[WHAT THIS TASK INVOLVES]
Beginning at the top of the listing, repeat each line exactly until the line with "Answer: 235497/7676068 ≈ 0.030679" has been repeated too.

[SUPPLIED RECORDS]
◆ ◆ ◆

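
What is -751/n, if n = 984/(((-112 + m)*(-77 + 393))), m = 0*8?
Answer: 3322424/123 ≈ 27012.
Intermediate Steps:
m = 0
n = -123/4424 (n = 984/(((-112 + 0)*(-77 + 393))) = 984/((-112*316)) = 984/(-35392) = 984*(-1/35392) = -123/4424 ≈ -0.027803)
-751/n = -751/(-123/4424) = -751*(-4424/123) = 3322424/123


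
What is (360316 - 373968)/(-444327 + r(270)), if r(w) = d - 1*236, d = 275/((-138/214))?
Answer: 235497/7676068 ≈ 0.030679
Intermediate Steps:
d = -29425/69 (d = 275/((-138*1/214)) = 275/(-69/107) = 275*(-107/69) = -29425/69 ≈ -426.45)
r(w) = -45709/69 (r(w) = -29425/69 - 1*236 = -29425/69 - 236 = -45709/69)
(360316 - 373968)/(-444327 + r(270)) = (360316 - 373968)/(-444327 - 45709/69) = -13652/(-30704272/69) = -13652*(-69/30704272) = 235497/7676068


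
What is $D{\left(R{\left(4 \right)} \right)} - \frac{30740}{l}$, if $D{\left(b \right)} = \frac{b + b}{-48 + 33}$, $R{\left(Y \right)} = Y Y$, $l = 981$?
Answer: $- \frac{164164}{4905} \approx -33.469$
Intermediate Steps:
$R{\left(Y \right)} = Y^{2}$
$D{\left(b \right)} = - \frac{2 b}{15}$ ($D{\left(b \right)} = \frac{2 b}{-15} = 2 b \left(- \frac{1}{15}\right) = - \frac{2 b}{15}$)
$D{\left(R{\left(4 \right)} \right)} - \frac{30740}{l} = - \frac{2 \cdot 4^{2}}{15} - \frac{30740}{981} = \left(- \frac{2}{15}\right) 16 - 30740 \cdot \frac{1}{981} = - \frac{32}{15} - \frac{30740}{981} = - \frac{164164}{4905}$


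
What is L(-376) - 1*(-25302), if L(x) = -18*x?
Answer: 32070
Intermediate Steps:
L(-376) - 1*(-25302) = -18*(-376) - 1*(-25302) = 6768 + 25302 = 32070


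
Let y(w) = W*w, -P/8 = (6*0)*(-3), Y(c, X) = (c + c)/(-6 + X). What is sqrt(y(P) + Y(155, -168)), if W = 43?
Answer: I*sqrt(13485)/87 ≈ 1.3348*I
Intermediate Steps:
Y(c, X) = 2*c/(-6 + X) (Y(c, X) = (2*c)/(-6 + X) = 2*c/(-6 + X))
P = 0 (P = -8*6*0*(-3) = -0*(-3) = -8*0 = 0)
y(w) = 43*w
sqrt(y(P) + Y(155, -168)) = sqrt(43*0 + 2*155/(-6 - 168)) = sqrt(0 + 2*155/(-174)) = sqrt(0 + 2*155*(-1/174)) = sqrt(0 - 155/87) = sqrt(-155/87) = I*sqrt(13485)/87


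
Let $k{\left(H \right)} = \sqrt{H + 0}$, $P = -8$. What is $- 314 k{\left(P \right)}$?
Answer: $- 628 i \sqrt{2} \approx - 888.13 i$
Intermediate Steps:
$k{\left(H \right)} = \sqrt{H}$
$- 314 k{\left(P \right)} = - 314 \sqrt{-8} = - 314 \cdot 2 i \sqrt{2} = - 628 i \sqrt{2}$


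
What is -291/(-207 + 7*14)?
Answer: 291/109 ≈ 2.6697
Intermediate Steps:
-291/(-207 + 7*14) = -291/(-207 + 98) = -291/(-109) = -1/109*(-291) = 291/109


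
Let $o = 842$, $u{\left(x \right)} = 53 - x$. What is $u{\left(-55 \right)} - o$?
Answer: $-734$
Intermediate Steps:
$u{\left(-55 \right)} - o = \left(53 - -55\right) - 842 = \left(53 + 55\right) - 842 = 108 - 842 = -734$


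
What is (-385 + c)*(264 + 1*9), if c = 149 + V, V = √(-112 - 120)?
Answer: -64428 + 546*I*√58 ≈ -64428.0 + 4158.2*I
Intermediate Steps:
V = 2*I*√58 (V = √(-232) = 2*I*√58 ≈ 15.232*I)
c = 149 + 2*I*√58 ≈ 149.0 + 15.232*I
(-385 + c)*(264 + 1*9) = (-385 + (149 + 2*I*√58))*(264 + 1*9) = (-236 + 2*I*√58)*(264 + 9) = (-236 + 2*I*√58)*273 = -64428 + 546*I*√58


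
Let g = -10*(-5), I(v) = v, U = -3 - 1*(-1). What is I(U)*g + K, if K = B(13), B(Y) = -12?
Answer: -112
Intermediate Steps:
U = -2 (U = -3 + 1 = -2)
g = 50
K = -12
I(U)*g + K = -2*50 - 12 = -100 - 12 = -112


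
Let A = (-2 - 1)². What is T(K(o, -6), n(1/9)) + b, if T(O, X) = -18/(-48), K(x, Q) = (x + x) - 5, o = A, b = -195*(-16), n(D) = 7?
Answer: 24963/8 ≈ 3120.4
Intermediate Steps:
b = 3120
A = 9 (A = (-3)² = 9)
o = 9
K(x, Q) = -5 + 2*x (K(x, Q) = 2*x - 5 = -5 + 2*x)
T(O, X) = 3/8 (T(O, X) = -18*(-1/48) = 3/8)
T(K(o, -6), n(1/9)) + b = 3/8 + 3120 = 24963/8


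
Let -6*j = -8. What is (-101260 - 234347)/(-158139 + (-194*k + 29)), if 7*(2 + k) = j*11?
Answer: 7047747/3320698 ≈ 2.1224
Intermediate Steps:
j = 4/3 (j = -⅙*(-8) = 4/3 ≈ 1.3333)
k = 2/21 (k = -2 + ((4/3)*11)/7 = -2 + (⅐)*(44/3) = -2 + 44/21 = 2/21 ≈ 0.095238)
(-101260 - 234347)/(-158139 + (-194*k + 29)) = (-101260 - 234347)/(-158139 + (-194*2/21 + 29)) = -335607/(-158139 + (-388/21 + 29)) = -335607/(-158139 + 221/21) = -335607/(-3320698/21) = -335607*(-21/3320698) = 7047747/3320698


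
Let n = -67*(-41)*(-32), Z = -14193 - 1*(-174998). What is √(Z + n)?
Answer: √72901 ≈ 270.00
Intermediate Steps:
Z = 160805 (Z = -14193 + 174998 = 160805)
n = -87904 (n = 2747*(-32) = -87904)
√(Z + n) = √(160805 - 87904) = √72901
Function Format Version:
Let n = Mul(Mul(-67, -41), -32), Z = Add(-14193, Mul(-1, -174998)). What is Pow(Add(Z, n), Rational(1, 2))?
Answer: Pow(72901, Rational(1, 2)) ≈ 270.00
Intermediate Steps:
Z = 160805 (Z = Add(-14193, 174998) = 160805)
n = -87904 (n = Mul(2747, -32) = -87904)
Pow(Add(Z, n), Rational(1, 2)) = Pow(Add(160805, -87904), Rational(1, 2)) = Pow(72901, Rational(1, 2))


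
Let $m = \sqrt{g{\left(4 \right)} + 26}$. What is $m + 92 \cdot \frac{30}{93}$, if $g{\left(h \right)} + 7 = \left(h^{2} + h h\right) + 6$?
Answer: $\frac{920}{31} + \sqrt{57} \approx 37.227$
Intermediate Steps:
$g{\left(h \right)} = -1 + 2 h^{2}$ ($g{\left(h \right)} = -7 + \left(\left(h^{2} + h h\right) + 6\right) = -7 + \left(\left(h^{2} + h^{2}\right) + 6\right) = -7 + \left(2 h^{2} + 6\right) = -7 + \left(6 + 2 h^{2}\right) = -1 + 2 h^{2}$)
$m = \sqrt{57}$ ($m = \sqrt{\left(-1 + 2 \cdot 4^{2}\right) + 26} = \sqrt{\left(-1 + 2 \cdot 16\right) + 26} = \sqrt{\left(-1 + 32\right) + 26} = \sqrt{31 + 26} = \sqrt{57} \approx 7.5498$)
$m + 92 \cdot \frac{30}{93} = \sqrt{57} + 92 \cdot \frac{30}{93} = \sqrt{57} + 92 \cdot 30 \cdot \frac{1}{93} = \sqrt{57} + 92 \cdot \frac{10}{31} = \sqrt{57} + \frac{920}{31} = \frac{920}{31} + \sqrt{57}$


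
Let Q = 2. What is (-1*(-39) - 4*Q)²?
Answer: 961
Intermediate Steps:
(-1*(-39) - 4*Q)² = (-1*(-39) - 4*2)² = (39 - 8)² = 31² = 961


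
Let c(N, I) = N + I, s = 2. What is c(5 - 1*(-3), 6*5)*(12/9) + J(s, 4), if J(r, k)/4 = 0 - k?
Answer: 104/3 ≈ 34.667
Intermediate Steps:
J(r, k) = -4*k (J(r, k) = 4*(0 - k) = 4*(-k) = -4*k)
c(N, I) = I + N
c(5 - 1*(-3), 6*5)*(12/9) + J(s, 4) = (6*5 + (5 - 1*(-3)))*(12/9) - 4*4 = (30 + (5 + 3))*(12*(1/9)) - 16 = (30 + 8)*(4/3) - 16 = 38*(4/3) - 16 = 152/3 - 16 = 104/3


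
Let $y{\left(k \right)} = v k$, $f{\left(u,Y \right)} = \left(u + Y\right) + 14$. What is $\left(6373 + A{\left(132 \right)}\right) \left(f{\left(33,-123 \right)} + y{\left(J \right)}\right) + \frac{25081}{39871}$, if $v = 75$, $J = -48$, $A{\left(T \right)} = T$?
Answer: $- \frac{953410477899}{39871} \approx -2.3912 \cdot 10^{7}$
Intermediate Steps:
$f{\left(u,Y \right)} = 14 + Y + u$ ($f{\left(u,Y \right)} = \left(Y + u\right) + 14 = 14 + Y + u$)
$y{\left(k \right)} = 75 k$
$\left(6373 + A{\left(132 \right)}\right) \left(f{\left(33,-123 \right)} + y{\left(J \right)}\right) + \frac{25081}{39871} = \left(6373 + 132\right) \left(\left(14 - 123 + 33\right) + 75 \left(-48\right)\right) + \frac{25081}{39871} = 6505 \left(-76 - 3600\right) + 25081 \cdot \frac{1}{39871} = 6505 \left(-3676\right) + \frac{25081}{39871} = -23912380 + \frac{25081}{39871} = - \frac{953410477899}{39871}$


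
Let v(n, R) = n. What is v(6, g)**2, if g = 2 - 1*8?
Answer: 36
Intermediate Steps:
g = -6 (g = 2 - 8 = -6)
v(6, g)**2 = 6**2 = 36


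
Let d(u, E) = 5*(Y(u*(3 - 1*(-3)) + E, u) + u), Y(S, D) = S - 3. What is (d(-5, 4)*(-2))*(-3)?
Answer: -1020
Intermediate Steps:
Y(S, D) = -3 + S
d(u, E) = -15 + 5*E + 35*u (d(u, E) = 5*((-3 + (u*(3 - 1*(-3)) + E)) + u) = 5*((-3 + (u*(3 + 3) + E)) + u) = 5*((-3 + (u*6 + E)) + u) = 5*((-3 + (6*u + E)) + u) = 5*((-3 + (E + 6*u)) + u) = 5*((-3 + E + 6*u) + u) = 5*(-3 + E + 7*u) = -15 + 5*E + 35*u)
(d(-5, 4)*(-2))*(-3) = ((-15 + 5*4 + 35*(-5))*(-2))*(-3) = ((-15 + 20 - 175)*(-2))*(-3) = -170*(-2)*(-3) = 340*(-3) = -1020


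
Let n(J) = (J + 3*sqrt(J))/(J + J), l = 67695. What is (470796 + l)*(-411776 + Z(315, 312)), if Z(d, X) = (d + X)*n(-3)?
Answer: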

◆ ◆ ◆

[ANSWER FOR THE TASK]
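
What is -751/n, if n = 984/(((-112 + m)*(-77 + 393))), m = 0*8?
Answer: 3322424/123 ≈ 27012.
Intermediate Steps:
m = 0
n = -123/4424 (n = 984/(((-112 + 0)*(-77 + 393))) = 984/((-112*316)) = 984/(-35392) = 984*(-1/35392) = -123/4424 ≈ -0.027803)
-751/n = -751/(-123/4424) = -751*(-4424/123) = 3322424/123


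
What is (360316 - 373968)/(-444327 + r(270)), if r(w) = d - 1*236, d = 275/((-138/214))?
Answer: 235497/7676068 ≈ 0.030679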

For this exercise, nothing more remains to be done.